Every record below should appear in your answer, copied exactly.
━━━━━ SOURCE MATERIAL
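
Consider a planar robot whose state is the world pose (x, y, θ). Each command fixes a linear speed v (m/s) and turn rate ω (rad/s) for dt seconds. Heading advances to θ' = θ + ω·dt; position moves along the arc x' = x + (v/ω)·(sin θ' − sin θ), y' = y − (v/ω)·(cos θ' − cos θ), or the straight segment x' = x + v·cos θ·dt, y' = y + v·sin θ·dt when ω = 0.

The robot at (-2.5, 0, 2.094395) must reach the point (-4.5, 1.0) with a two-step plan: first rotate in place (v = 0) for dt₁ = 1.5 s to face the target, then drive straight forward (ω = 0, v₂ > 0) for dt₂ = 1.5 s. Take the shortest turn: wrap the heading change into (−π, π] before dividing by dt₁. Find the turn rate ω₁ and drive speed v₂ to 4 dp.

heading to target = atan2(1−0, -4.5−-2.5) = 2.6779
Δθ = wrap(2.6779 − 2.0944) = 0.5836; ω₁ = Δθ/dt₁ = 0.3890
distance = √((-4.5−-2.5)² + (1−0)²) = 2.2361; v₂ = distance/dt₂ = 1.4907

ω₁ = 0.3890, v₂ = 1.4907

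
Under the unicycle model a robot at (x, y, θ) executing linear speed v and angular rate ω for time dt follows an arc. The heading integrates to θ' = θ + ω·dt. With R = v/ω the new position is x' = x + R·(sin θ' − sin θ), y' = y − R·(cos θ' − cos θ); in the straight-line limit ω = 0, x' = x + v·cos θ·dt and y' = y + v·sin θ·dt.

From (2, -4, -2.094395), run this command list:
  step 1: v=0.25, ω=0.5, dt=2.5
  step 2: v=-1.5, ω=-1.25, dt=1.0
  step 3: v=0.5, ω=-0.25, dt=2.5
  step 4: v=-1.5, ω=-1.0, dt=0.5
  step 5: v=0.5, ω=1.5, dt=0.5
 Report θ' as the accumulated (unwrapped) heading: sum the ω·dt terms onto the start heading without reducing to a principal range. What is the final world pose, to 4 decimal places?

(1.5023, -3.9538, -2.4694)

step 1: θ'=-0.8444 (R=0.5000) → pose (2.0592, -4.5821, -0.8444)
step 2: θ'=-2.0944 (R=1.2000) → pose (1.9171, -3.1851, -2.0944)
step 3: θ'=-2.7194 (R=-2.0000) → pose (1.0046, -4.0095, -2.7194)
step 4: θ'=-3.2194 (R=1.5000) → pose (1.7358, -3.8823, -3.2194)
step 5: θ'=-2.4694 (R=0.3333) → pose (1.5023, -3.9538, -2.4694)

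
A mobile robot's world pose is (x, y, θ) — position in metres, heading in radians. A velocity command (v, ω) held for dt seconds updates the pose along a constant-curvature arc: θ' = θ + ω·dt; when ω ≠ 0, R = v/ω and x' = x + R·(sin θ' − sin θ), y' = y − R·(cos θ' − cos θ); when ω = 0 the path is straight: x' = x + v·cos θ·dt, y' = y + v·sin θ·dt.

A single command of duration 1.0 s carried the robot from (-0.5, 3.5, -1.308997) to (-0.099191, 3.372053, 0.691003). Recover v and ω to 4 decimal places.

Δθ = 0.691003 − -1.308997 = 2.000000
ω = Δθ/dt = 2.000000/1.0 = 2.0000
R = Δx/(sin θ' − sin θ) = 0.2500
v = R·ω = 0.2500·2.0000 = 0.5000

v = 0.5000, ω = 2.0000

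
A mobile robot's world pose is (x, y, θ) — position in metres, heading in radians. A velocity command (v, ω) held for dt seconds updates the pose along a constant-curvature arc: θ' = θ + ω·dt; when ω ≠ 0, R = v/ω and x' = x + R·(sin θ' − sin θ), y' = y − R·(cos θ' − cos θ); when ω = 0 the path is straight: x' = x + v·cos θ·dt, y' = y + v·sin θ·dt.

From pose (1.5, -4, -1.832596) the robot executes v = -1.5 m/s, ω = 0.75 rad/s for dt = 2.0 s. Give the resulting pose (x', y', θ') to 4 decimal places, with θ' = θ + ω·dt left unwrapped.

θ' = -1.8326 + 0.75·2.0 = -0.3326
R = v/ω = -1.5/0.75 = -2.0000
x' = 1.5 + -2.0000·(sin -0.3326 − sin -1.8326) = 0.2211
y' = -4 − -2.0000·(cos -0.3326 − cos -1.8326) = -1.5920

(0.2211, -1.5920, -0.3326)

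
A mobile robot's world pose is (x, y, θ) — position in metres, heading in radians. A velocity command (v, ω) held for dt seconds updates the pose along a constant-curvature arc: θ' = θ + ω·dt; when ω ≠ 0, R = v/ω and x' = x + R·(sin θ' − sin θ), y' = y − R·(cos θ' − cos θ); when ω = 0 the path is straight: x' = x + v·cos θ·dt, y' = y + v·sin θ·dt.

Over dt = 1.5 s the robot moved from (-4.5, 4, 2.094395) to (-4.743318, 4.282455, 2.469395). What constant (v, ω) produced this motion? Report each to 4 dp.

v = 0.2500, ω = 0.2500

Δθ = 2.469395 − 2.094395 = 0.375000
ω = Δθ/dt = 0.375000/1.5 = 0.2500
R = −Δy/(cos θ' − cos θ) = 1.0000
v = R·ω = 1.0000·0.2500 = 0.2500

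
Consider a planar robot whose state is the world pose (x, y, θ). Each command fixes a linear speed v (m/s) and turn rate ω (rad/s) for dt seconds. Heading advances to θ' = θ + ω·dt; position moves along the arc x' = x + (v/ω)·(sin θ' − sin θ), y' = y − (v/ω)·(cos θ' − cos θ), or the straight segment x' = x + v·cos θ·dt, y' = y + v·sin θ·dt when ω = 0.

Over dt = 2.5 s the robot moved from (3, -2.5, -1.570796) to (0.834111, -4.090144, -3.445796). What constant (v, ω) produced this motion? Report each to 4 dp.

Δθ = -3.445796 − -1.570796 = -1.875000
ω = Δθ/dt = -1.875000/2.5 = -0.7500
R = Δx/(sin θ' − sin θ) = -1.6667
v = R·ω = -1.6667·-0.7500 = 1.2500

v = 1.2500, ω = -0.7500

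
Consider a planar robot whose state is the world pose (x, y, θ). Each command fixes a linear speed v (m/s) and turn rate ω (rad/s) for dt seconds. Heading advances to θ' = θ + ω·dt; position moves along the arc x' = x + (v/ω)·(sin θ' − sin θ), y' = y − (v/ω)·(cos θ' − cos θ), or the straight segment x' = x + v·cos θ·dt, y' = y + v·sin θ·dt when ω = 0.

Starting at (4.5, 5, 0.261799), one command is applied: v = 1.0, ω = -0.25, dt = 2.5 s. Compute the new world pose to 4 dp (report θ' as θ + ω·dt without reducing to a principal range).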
━━━━━━━━━━
* **FINISHED EXERCISE**
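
Consider a planar robot whose state is the world pose (x, y, θ). Each command fixes a linear speed v (m/s) and turn rate ω (rad/s) for dt seconds. Heading advances to θ' = θ + ω·dt; position moves along the arc x' = x + (v/ω)·(sin θ' − sin θ), y' = y − (v/ω)·(cos θ' − cos θ), or the straight segment x' = x + v·cos θ·dt, y' = y + v·sin θ·dt when ω = 0.

The robot at (-2.5, 0, 2.094395) must reach the point (-4.5, 1.0) with a two-step plan: first rotate in place (v = 0) for dt₁ = 1.5 s to face the target, then drive straight forward (ω = 0, v₂ > 0) for dt₂ = 1.5 s. Take the shortest turn: wrap the heading change into (−π, π] before dividing by dt₁. Find the turn rate ω₁ and drive speed v₂ to 4 dp.

heading to target = atan2(1−0, -4.5−-2.5) = 2.6779
Δθ = wrap(2.6779 − 2.0944) = 0.5836; ω₁ = Δθ/dt₁ = 0.3890
distance = √((-4.5−-2.5)² + (1−0)²) = 2.2361; v₂ = distance/dt₂ = 1.4907

ω₁ = 0.3890, v₂ = 1.4907

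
Under the unicycle model a robot at (x, y, θ) executing linear speed v and angular rate ω for time dt follows an arc. The heading integrates to θ' = θ + ω·dt. With R = v/ω the new position is x' = x + R·(sin θ' − sin θ), y' = y − R·(cos θ' − cos θ); in the straight-line limit ω = 0, x' = x + v·cos θ·dt and y' = y + v·sin θ·dt.

From (2, -4, -2.094395), run this command list:
  step 1: v=0.25, ω=0.5, dt=2.5
  step 2: v=-1.5, ω=-1.25, dt=1.0
  step 3: v=0.5, ω=-0.25, dt=2.5
  step 4: v=-1.5, ω=-1.0, dt=0.5
  step 5: v=0.5, ω=1.5, dt=0.5
 Report θ' as the accumulated (unwrapped) heading: sum the ω·dt terms onto the start heading without reducing to a principal range. What is the final world pose, to 4 decimal places?

(1.5023, -3.9538, -2.4694)

step 1: θ'=-0.8444 (R=0.5000) → pose (2.0592, -4.5821, -0.8444)
step 2: θ'=-2.0944 (R=1.2000) → pose (1.9171, -3.1851, -2.0944)
step 3: θ'=-2.7194 (R=-2.0000) → pose (1.0046, -4.0095, -2.7194)
step 4: θ'=-3.2194 (R=1.5000) → pose (1.7358, -3.8823, -3.2194)
step 5: θ'=-2.4694 (R=0.3333) → pose (1.5023, -3.9538, -2.4694)

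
A mobile robot's world pose is (x, y, θ) — position in metres, heading in radians. A velocity command (v, ω) held for dt seconds updates the pose along a constant-curvature arc: θ' = θ + ω·dt; when ω ≠ 0, R = v/ω and x' = x + R·(sin θ' − sin θ), y' = y − R·(cos θ' − cos θ); when ω = 0 the path is straight: x' = x + v·cos θ·dt, y' = y + v·sin θ·dt.

A single command of duration 1.0 s carried the robot from (-0.5, 3.5, -1.308997) to (-0.099191, 3.372053, 0.691003). Recover v and ω to 4 decimal places.

Δθ = 0.691003 − -1.308997 = 2.000000
ω = Δθ/dt = 2.000000/1.0 = 2.0000
R = Δx/(sin θ' − sin θ) = 0.2500
v = R·ω = 0.2500·2.0000 = 0.5000

v = 0.5000, ω = 2.0000

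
A mobile robot's world pose is (x, y, θ) — position in metres, heading in radians. A velocity command (v, ω) held for dt seconds updates the pose along a constant-curvature arc: θ' = θ + ω·dt; when ω ≠ 0, R = v/ω and x' = x + R·(sin θ' − sin θ), y' = y − R·(cos θ' − cos θ); when ω = 0 the path is straight: x' = x + v·cos θ·dt, y' = y + v·sin θ·dt.

From pose (1.5, -4, -1.832596) the robot executes v = -1.5 m/s, ω = 0.75 rad/s for dt = 2.0 s. Give the resulting pose (x', y', θ') to 4 decimal places, with θ' = θ + ω·dt left unwrapped.

θ' = -1.8326 + 0.75·2.0 = -0.3326
R = v/ω = -1.5/0.75 = -2.0000
x' = 1.5 + -2.0000·(sin -0.3326 − sin -1.8326) = 0.2211
y' = -4 − -2.0000·(cos -0.3326 − cos -1.8326) = -1.5920

(0.2211, -1.5920, -0.3326)

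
A mobile robot's world pose is (x, y, θ) — position in metres, heading in radians. A velocity command (v, ω) held for dt seconds updates the pose along a constant-curvature arc: θ' = θ + ω·dt; when ω ≠ 0, R = v/ω and x' = x + R·(sin θ' − sin θ), y' = y − R·(cos θ' − cos θ); when ω = 0 the path is straight: x' = x + v·cos θ·dt, y' = y + v·sin θ·dt.

Over dt = 1.5 s the robot moved from (-4.5, 4, 2.094395) to (-4.743318, 4.282455, 2.469395). What constant (v, ω) produced this motion? Report each to 4 dp.

v = 0.2500, ω = 0.2500

Δθ = 2.469395 − 2.094395 = 0.375000
ω = Δθ/dt = 0.375000/1.5 = 0.2500
R = −Δy/(cos θ' − cos θ) = 1.0000
v = R·ω = 1.0000·0.2500 = 0.2500

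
Consider a planar robot whose state is the world pose (x, y, θ). Each command fixes a linear speed v (m/s) and turn rate ω (rad/s) for dt seconds. Heading advances to θ' = θ + ω·dt; position moves along the arc x' = x + (v/ω)·(sin θ' − sin θ), y' = y − (v/ω)·(cos θ' − cos θ), or the straight segment x' = x + v·cos θ·dt, y' = y + v·sin θ·dt when ω = 0.

Over dt = 2.5 s the robot moved from (3, -2.5, -1.570796) to (0.834111, -4.090144, -3.445796). What constant (v, ω) produced this motion? Report each to 4 dp.

Δθ = -3.445796 − -1.570796 = -1.875000
ω = Δθ/dt = -1.875000/2.5 = -0.7500
R = Δx/(sin θ' − sin θ) = -1.6667
v = R·ω = -1.6667·-0.7500 = 1.2500

v = 1.2500, ω = -0.7500

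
Consider a planar robot whose state is the world pose (x, y, θ). Each command fixes a linear speed v (m/s) and turn rate ω (rad/s) for dt seconds. Heading advances to θ' = θ + ω·dt; position moves along the arc x' = x + (v/ω)·(sin θ' − sin θ), y' = y − (v/ω)·(cos θ' − cos θ), or the straight segment x' = x + v·cos θ·dt, y' = y + v·sin θ·dt when ω = 0.

Starting at (4.5, 5, 0.261799), one command is applied: v = 1.0, ω = -0.25, dt = 2.5 s. Compute the new world pose to 4 dp (report θ' as θ + ω·dt without reducing to a principal range).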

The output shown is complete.